**Required work:** Nothing but the exact lines from the one containing "Compute the successor" through the last line of the records below belongs in your answer.

┌──

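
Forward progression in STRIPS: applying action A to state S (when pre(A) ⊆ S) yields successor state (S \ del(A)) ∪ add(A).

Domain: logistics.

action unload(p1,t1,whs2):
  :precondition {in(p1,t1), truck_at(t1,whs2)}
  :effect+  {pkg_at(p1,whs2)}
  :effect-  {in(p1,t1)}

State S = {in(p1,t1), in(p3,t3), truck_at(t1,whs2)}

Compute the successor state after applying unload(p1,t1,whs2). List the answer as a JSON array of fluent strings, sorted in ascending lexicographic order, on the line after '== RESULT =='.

Progress:
  pre ⊆ S: {in(p1,t1), truck_at(t1,whs2)} ⊆ S  — applicable
  S \ del = {in(p3,t3), truck_at(t1,whs2)}
  ∪ add   = {in(p3,t3), pkg_at(p1,whs2), truck_at(t1,whs2)}

== RESULT ==
["in(p3,t3)", "pkg_at(p1,whs2)", "truck_at(t1,whs2)"]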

└──

**Task output:**
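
Compute the successor state after applying unload(p1,t1,whs2). List the answer as a JSON array of fluent strings, sorted in ascending lexicographic order, on the line after '== RESULT =='.

Progress:
  pre ⊆ S: {in(p1,t1), truck_at(t1,whs2)} ⊆ S  — applicable
  S \ del = {in(p3,t3), truck_at(t1,whs2)}
  ∪ add   = {in(p3,t3), pkg_at(p1,whs2), truck_at(t1,whs2)}

== RESULT ==
["in(p3,t3)", "pkg_at(p1,whs2)", "truck_at(t1,whs2)"]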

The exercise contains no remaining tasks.